[Stored data]
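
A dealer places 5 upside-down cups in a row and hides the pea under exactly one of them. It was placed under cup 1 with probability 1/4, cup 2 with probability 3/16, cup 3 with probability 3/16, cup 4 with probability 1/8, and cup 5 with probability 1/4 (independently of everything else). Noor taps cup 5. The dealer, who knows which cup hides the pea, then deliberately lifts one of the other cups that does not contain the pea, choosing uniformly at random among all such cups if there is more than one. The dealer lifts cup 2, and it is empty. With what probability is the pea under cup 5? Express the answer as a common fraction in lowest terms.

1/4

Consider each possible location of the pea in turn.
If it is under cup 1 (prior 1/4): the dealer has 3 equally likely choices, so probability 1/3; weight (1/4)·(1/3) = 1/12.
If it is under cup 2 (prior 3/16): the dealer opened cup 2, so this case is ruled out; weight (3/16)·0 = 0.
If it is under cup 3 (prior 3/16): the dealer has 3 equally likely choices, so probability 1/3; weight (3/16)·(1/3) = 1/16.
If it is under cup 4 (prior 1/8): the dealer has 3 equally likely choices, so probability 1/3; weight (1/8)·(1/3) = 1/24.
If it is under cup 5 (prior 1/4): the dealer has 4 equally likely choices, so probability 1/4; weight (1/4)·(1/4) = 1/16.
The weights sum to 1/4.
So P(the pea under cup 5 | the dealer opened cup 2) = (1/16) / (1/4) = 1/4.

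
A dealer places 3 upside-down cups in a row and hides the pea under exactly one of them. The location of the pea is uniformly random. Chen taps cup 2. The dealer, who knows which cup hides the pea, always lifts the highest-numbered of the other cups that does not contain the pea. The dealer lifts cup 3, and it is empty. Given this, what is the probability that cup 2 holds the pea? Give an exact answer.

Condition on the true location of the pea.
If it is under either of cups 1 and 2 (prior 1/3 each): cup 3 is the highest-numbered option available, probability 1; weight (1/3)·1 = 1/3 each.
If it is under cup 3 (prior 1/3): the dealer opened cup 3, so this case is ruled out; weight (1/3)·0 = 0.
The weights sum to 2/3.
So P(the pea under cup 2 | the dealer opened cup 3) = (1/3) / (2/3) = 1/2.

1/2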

**Your instructions:**
Using the same words as the original, repeat the records above.

**Solution to the problem:**
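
A dealer places 5 upside-down cups in a row and hides the pea under exactly one of them. It was placed under cup 1 with probability 1/4, cup 2 with probability 3/16, cup 3 with probability 3/16, cup 4 with probability 1/8, and cup 5 with probability 1/4 (independently of everything else). Noor taps cup 5. The dealer, who knows which cup hides the pea, then deliberately lifts one of the other cups that does not contain the pea, choosing uniformly at random among all such cups if there is more than one. The dealer lifts cup 2, and it is empty. With what probability is the pea under cup 5? Express the answer as a common fraction in lowest terms.

1/4

Consider each possible location of the pea in turn.
If it is under cup 1 (prior 1/4): the dealer has 3 equally likely choices, so probability 1/3; weight (1/4)·(1/3) = 1/12.
If it is under cup 2 (prior 3/16): the dealer opened cup 2, so this case is ruled out; weight (3/16)·0 = 0.
If it is under cup 3 (prior 3/16): the dealer has 3 equally likely choices, so probability 1/3; weight (3/16)·(1/3) = 1/16.
If it is under cup 4 (prior 1/8): the dealer has 3 equally likely choices, so probability 1/3; weight (1/8)·(1/3) = 1/24.
If it is under cup 5 (prior 1/4): the dealer has 4 equally likely choices, so probability 1/4; weight (1/4)·(1/4) = 1/16.
The weights sum to 1/4.
So P(the pea under cup 5 | the dealer opened cup 2) = (1/16) / (1/4) = 1/4.

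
A dealer places 3 upside-down cups in a row and hides the pea under exactly one of them. The location of the pea is uniformly random. Chen taps cup 2. The dealer, who knows which cup hides the pea, always lifts the highest-numbered of the other cups that does not contain the pea. The dealer lifts cup 3, and it is empty. Given this, what is the probability that cup 2 holds the pea? Give an exact answer.

Condition on the true location of the pea.
If it is under either of cups 1 and 2 (prior 1/3 each): cup 3 is the highest-numbered option available, probability 1; weight (1/3)·1 = 1/3 each.
If it is under cup 3 (prior 1/3): the dealer opened cup 3, so this case is ruled out; weight (1/3)·0 = 0.
The weights sum to 2/3.
So P(the pea under cup 2 | the dealer opened cup 3) = (1/3) / (2/3) = 1/2.

1/2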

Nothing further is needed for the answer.